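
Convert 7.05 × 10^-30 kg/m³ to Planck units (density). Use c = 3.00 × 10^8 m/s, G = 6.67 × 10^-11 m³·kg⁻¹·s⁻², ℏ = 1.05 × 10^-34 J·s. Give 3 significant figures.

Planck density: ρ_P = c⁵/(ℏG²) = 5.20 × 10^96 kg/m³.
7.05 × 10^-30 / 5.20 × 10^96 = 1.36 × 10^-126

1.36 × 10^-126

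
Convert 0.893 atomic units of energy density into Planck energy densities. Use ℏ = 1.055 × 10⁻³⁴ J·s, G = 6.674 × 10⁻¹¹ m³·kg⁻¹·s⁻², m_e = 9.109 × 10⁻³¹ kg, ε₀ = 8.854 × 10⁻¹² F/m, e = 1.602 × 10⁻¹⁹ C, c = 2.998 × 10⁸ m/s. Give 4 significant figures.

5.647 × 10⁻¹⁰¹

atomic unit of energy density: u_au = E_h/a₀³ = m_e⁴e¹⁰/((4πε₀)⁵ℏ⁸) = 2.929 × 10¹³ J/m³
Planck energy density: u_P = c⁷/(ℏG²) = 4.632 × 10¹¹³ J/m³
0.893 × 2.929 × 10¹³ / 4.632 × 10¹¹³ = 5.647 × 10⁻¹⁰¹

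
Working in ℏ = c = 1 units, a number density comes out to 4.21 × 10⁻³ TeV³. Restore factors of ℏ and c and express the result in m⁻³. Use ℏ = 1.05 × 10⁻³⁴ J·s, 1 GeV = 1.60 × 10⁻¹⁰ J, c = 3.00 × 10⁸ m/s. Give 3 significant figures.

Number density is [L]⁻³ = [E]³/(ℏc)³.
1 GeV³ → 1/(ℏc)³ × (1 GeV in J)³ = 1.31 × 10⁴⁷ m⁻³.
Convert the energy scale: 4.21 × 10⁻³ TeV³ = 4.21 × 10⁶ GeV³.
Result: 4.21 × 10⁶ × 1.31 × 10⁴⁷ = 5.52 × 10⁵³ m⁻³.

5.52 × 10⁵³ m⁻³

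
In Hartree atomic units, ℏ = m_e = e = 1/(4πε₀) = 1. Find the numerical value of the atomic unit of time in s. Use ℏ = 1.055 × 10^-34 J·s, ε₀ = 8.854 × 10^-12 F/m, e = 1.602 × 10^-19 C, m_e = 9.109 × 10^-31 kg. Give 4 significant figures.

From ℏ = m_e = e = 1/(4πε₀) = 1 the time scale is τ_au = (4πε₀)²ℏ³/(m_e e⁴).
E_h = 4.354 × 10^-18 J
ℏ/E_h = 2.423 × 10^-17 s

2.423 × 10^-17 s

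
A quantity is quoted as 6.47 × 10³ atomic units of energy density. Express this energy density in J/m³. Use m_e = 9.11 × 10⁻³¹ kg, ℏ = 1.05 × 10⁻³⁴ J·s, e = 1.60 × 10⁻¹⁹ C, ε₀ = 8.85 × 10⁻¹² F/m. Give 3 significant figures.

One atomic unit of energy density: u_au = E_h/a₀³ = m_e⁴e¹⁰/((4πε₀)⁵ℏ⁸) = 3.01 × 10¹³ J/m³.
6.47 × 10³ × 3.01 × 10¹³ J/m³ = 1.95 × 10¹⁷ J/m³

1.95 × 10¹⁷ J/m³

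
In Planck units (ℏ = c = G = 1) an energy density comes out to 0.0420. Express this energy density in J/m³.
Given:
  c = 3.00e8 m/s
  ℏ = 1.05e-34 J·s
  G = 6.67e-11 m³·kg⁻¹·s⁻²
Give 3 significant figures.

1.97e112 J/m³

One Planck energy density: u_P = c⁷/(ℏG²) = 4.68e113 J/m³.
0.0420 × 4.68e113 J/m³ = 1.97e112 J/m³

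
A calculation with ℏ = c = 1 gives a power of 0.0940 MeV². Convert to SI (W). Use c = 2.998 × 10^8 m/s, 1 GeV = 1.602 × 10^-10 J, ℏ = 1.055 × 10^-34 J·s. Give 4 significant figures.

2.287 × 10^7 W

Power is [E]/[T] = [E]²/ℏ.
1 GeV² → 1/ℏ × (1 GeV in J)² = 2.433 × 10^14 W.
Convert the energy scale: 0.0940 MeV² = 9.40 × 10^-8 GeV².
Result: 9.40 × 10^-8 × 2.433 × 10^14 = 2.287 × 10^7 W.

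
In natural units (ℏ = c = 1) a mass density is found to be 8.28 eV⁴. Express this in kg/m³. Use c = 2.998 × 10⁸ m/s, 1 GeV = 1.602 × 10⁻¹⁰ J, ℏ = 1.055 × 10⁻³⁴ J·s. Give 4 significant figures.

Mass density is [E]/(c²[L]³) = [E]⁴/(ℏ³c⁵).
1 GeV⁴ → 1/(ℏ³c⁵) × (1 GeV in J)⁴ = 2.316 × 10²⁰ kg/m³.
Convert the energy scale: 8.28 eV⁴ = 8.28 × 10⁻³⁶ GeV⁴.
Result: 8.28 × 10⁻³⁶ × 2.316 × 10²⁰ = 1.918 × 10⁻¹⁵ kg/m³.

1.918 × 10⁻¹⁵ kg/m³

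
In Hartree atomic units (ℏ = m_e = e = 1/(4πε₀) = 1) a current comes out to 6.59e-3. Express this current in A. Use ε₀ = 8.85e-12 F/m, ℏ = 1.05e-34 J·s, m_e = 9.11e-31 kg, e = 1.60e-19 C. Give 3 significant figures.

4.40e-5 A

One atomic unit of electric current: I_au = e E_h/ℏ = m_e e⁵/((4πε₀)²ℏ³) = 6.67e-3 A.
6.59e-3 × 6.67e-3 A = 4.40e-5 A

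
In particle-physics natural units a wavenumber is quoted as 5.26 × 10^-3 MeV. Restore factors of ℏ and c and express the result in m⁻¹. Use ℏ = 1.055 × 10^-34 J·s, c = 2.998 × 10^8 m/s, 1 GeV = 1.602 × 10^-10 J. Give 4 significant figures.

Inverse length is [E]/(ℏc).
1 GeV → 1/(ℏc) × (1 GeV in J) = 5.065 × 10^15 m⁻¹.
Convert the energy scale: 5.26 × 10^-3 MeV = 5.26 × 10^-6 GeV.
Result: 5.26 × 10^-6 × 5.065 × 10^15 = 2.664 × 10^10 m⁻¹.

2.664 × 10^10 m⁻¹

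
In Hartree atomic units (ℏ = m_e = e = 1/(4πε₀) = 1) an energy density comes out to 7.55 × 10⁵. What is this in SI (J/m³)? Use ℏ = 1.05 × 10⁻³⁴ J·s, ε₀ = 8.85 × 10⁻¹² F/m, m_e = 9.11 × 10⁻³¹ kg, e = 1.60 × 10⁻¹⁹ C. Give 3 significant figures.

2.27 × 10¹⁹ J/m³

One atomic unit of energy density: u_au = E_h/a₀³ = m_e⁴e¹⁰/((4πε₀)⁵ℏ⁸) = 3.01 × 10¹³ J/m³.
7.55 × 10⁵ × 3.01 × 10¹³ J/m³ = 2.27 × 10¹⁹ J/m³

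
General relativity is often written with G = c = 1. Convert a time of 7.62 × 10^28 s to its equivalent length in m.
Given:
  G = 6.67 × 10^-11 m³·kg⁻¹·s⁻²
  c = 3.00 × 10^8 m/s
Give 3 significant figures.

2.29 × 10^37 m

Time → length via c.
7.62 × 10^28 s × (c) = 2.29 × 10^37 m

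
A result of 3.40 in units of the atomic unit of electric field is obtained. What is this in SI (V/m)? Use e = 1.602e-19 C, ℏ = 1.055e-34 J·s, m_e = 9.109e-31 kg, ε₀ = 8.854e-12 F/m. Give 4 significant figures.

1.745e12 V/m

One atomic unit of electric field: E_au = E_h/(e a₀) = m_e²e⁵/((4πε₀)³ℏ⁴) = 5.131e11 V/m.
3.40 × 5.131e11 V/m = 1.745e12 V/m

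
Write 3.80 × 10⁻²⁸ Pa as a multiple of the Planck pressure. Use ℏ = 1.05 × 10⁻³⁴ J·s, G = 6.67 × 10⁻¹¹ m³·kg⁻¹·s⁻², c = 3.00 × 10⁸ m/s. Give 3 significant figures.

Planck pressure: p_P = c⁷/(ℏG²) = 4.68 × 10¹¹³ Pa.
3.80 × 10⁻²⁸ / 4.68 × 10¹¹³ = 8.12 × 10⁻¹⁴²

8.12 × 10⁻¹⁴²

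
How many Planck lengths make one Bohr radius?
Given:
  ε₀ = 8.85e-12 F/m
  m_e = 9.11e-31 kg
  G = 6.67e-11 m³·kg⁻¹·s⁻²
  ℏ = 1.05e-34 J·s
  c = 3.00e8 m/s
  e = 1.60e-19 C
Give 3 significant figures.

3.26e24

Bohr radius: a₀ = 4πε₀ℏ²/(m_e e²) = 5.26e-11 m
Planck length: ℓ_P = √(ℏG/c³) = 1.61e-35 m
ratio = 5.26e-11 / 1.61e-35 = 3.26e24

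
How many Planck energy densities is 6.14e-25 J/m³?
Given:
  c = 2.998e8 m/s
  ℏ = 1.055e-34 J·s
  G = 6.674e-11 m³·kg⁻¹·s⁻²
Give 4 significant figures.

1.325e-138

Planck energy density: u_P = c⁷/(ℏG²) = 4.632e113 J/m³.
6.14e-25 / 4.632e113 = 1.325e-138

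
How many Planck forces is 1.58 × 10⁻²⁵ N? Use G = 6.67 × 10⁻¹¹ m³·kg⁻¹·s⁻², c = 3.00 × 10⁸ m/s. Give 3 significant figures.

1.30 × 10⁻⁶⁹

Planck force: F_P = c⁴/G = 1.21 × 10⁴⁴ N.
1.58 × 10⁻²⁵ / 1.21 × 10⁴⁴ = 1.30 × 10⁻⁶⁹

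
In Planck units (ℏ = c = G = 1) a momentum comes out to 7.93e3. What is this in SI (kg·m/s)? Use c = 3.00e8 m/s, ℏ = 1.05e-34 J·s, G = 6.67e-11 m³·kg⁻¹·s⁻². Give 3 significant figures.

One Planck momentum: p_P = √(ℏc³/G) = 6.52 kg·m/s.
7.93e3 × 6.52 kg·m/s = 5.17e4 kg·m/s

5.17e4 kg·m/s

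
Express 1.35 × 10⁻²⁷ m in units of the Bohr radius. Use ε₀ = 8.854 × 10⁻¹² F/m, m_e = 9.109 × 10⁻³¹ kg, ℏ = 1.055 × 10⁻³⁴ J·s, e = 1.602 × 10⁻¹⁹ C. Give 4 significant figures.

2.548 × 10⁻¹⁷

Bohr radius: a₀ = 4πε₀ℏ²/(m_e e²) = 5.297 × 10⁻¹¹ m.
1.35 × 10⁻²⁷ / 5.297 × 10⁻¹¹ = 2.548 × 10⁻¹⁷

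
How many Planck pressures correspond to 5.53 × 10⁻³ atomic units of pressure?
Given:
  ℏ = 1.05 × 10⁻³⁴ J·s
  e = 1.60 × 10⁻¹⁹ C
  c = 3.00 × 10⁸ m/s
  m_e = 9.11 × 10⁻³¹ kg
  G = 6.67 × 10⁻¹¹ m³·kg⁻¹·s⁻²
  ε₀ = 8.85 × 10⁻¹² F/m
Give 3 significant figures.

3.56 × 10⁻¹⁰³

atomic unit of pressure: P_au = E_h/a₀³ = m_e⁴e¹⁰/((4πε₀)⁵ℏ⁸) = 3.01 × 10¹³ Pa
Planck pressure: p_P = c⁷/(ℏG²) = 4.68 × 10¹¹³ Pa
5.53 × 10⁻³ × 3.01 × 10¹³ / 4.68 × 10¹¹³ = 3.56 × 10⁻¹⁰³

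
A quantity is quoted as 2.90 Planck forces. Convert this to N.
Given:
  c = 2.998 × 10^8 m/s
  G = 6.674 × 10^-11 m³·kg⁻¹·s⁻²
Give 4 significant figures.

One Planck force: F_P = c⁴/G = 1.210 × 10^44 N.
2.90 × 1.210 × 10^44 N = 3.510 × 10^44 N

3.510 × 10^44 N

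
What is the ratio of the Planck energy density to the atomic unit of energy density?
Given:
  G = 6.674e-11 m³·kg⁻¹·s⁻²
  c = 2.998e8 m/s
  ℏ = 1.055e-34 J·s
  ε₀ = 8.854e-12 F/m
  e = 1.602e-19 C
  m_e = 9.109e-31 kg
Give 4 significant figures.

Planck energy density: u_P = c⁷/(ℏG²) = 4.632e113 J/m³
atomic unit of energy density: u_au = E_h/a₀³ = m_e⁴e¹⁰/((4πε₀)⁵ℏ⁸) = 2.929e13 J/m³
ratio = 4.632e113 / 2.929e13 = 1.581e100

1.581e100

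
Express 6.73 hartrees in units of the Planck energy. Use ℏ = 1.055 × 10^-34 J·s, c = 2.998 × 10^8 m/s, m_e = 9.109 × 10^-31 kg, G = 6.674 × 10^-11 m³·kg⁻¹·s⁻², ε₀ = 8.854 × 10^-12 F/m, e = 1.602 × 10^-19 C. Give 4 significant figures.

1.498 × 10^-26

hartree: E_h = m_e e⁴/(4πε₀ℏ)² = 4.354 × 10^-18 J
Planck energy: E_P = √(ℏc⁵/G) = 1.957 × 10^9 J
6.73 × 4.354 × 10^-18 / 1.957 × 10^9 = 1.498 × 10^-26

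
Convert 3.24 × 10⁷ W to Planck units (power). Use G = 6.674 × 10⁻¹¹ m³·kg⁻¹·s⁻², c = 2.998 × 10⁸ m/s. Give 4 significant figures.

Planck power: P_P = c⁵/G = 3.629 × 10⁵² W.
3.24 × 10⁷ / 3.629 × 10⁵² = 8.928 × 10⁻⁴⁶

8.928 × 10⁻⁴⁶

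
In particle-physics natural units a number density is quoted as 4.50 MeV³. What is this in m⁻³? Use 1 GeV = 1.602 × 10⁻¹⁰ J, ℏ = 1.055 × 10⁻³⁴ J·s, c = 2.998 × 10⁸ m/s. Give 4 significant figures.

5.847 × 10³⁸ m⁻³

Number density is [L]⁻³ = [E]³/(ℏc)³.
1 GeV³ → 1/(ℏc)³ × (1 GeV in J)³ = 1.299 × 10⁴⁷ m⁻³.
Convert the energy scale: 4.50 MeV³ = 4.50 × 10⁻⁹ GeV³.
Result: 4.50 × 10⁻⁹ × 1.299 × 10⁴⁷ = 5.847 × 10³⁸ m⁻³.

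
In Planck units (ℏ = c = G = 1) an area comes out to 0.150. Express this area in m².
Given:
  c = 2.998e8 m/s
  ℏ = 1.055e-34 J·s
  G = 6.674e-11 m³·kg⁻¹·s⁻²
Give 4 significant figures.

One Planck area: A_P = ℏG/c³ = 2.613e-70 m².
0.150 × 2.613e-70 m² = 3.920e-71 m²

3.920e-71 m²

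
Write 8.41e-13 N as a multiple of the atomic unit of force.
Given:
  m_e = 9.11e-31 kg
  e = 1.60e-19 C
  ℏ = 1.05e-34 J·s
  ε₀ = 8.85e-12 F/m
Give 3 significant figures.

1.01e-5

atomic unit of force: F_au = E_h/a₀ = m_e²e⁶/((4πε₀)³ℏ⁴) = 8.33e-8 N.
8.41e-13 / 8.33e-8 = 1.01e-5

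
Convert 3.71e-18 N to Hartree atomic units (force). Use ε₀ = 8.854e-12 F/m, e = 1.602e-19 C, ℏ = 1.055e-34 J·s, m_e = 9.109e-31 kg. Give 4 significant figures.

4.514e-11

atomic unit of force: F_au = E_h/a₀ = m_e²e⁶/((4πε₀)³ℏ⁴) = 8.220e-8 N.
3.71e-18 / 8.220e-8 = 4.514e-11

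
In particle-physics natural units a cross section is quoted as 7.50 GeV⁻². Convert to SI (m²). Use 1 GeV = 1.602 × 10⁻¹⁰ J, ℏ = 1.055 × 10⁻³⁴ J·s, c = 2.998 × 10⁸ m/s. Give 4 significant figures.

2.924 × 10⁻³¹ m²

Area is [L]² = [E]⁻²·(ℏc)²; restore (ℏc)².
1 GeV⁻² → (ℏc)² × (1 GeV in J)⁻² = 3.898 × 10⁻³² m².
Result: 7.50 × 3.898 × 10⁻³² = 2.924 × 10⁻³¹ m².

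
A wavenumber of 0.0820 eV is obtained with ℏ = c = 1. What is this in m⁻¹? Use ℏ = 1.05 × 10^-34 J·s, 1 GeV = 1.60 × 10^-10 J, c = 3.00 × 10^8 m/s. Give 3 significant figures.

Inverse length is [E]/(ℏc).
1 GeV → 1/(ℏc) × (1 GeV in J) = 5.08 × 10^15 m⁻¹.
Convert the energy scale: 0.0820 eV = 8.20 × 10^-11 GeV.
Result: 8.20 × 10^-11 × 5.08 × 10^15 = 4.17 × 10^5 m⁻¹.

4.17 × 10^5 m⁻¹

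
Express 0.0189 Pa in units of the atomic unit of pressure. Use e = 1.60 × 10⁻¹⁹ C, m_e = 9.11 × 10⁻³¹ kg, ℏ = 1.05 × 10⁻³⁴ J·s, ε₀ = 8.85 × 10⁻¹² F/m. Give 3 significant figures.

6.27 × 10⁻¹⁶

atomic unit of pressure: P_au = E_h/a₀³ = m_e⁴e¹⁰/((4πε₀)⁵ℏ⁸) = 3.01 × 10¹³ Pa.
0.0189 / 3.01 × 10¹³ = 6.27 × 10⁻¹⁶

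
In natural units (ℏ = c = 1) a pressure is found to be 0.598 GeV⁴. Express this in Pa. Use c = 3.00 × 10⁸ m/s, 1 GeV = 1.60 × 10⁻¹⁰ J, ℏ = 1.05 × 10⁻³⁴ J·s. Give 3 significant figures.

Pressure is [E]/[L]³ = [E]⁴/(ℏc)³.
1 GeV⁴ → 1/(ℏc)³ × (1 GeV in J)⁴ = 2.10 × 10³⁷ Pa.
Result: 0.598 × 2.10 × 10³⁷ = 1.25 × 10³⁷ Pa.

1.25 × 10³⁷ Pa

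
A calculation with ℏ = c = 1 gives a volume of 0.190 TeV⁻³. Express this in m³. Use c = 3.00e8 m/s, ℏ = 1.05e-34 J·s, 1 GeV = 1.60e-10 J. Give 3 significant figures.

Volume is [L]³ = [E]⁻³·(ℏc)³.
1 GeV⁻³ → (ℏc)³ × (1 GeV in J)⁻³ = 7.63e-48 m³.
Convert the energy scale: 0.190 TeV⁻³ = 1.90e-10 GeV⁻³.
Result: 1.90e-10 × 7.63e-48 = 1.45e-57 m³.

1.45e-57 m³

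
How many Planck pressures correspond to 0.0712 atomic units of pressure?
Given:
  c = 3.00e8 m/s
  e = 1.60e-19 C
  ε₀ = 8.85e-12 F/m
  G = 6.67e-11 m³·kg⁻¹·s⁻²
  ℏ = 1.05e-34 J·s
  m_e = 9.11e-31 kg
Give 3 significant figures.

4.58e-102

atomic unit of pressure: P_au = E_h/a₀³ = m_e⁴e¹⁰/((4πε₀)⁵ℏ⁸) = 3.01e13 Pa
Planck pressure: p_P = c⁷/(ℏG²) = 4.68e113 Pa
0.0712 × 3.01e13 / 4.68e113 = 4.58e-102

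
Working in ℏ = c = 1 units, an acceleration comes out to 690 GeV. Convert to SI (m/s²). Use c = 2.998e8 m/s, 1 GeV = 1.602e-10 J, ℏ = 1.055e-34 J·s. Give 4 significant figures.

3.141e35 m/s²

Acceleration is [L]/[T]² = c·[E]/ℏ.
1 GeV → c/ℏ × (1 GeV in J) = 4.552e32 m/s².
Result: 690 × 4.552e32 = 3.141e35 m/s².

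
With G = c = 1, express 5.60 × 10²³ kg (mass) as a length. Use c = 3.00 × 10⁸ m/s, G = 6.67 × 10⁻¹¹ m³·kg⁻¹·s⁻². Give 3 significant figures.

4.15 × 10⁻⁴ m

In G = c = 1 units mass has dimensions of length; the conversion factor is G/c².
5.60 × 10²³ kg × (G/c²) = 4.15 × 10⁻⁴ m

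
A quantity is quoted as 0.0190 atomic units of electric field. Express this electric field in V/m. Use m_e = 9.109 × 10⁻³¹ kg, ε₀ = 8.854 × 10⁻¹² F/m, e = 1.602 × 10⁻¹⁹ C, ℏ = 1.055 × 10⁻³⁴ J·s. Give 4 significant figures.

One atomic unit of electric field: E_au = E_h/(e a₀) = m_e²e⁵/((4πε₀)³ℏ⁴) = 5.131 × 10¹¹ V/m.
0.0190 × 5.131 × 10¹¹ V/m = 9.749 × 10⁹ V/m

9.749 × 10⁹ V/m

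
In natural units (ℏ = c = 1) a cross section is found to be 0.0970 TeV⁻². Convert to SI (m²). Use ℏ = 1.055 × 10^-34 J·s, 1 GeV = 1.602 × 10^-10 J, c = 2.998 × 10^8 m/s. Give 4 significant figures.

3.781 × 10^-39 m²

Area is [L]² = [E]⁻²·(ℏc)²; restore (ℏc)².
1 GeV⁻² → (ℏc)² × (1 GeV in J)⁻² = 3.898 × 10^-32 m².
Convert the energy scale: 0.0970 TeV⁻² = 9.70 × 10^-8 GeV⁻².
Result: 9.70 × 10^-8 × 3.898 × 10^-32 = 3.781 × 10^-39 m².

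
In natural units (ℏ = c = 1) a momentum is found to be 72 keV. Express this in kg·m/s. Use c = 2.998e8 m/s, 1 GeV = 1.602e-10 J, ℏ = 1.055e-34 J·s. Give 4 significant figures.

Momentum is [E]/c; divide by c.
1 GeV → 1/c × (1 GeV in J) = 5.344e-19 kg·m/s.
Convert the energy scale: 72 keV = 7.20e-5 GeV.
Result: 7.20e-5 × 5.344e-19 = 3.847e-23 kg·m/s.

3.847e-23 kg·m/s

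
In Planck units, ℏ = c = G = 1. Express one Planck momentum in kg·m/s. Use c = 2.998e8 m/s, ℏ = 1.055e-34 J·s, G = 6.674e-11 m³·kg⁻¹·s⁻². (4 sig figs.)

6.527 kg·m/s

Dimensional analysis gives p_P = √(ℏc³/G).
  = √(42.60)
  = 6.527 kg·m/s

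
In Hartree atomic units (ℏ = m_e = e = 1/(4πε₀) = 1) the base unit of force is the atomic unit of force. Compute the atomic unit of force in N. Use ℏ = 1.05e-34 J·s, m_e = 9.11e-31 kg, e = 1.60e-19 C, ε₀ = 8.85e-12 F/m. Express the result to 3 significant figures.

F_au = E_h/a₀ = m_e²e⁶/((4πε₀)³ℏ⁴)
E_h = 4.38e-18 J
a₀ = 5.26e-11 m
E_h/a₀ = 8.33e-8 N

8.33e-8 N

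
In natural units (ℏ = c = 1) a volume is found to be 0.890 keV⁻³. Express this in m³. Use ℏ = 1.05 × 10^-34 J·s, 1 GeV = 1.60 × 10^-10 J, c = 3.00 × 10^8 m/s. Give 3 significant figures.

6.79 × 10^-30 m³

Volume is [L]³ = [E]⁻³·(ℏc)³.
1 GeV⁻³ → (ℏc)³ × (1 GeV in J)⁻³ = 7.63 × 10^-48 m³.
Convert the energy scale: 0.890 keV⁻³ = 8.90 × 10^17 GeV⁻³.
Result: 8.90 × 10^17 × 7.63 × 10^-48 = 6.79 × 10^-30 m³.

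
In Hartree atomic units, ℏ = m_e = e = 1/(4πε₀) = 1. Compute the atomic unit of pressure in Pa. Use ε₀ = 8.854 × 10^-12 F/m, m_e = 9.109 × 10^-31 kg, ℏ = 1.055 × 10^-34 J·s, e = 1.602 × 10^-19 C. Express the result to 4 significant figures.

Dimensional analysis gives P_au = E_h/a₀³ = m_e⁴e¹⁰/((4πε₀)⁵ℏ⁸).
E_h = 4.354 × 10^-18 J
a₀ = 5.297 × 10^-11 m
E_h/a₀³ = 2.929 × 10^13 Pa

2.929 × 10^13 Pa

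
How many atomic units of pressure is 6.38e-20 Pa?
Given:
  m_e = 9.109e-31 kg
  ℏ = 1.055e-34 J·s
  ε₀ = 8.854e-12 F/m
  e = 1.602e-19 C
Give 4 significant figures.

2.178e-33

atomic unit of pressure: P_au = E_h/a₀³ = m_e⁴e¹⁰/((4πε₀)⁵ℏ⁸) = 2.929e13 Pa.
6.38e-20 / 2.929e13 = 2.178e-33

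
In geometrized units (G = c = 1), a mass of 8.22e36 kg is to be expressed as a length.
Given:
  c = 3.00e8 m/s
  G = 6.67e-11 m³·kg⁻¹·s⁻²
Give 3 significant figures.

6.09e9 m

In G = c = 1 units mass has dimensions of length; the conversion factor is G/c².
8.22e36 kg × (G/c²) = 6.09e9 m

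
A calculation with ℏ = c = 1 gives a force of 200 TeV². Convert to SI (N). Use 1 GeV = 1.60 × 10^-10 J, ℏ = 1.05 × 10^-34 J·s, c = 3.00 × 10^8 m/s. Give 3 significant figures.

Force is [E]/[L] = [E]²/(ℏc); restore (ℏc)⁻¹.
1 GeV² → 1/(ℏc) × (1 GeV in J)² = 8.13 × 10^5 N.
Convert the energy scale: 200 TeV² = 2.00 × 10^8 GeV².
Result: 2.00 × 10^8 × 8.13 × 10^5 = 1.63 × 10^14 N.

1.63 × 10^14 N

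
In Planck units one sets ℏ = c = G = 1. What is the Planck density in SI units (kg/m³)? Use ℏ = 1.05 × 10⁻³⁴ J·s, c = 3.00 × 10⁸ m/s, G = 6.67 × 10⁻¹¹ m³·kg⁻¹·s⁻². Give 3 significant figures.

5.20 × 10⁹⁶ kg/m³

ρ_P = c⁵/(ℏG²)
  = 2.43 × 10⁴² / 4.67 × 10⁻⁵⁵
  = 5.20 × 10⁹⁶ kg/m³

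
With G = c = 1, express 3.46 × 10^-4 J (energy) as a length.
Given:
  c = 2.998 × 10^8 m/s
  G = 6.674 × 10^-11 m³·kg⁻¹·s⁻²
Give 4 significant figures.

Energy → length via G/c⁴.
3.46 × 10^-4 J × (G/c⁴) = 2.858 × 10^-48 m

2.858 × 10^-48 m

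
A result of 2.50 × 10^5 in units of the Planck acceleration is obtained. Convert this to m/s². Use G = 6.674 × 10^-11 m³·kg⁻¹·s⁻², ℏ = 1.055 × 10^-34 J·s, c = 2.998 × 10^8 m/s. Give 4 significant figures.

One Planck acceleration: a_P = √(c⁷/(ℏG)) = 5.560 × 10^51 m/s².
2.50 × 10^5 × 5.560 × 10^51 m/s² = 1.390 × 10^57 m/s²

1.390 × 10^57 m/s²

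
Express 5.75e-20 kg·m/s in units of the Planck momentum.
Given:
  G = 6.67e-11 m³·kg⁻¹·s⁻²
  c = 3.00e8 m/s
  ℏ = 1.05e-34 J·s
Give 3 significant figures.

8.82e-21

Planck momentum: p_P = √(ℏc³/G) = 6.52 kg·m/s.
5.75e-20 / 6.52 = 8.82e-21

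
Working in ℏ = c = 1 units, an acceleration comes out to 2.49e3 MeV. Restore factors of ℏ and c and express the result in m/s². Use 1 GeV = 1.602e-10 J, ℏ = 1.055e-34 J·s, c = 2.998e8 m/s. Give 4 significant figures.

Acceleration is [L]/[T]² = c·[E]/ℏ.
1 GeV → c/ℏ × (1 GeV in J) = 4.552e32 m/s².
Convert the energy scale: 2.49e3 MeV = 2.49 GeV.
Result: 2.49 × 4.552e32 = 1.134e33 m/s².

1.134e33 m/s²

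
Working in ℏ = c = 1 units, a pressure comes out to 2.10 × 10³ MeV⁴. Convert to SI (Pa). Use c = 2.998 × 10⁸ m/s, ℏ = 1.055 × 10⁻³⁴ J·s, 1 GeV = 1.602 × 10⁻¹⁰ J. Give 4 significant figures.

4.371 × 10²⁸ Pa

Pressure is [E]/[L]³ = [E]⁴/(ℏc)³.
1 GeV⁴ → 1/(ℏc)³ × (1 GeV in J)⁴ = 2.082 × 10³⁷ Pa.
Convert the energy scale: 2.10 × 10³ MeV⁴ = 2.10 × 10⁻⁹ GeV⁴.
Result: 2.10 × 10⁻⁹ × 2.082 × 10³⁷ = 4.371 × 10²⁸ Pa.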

Problem statement:
The lines holding the string "pressures" are what is needed from the material above.

Your response:
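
How many Planck pressures correspond to 5.53 × 10⁻³ atomic units of pressure?
How many Planck pressures correspond to 0.0712 atomic units of pressure?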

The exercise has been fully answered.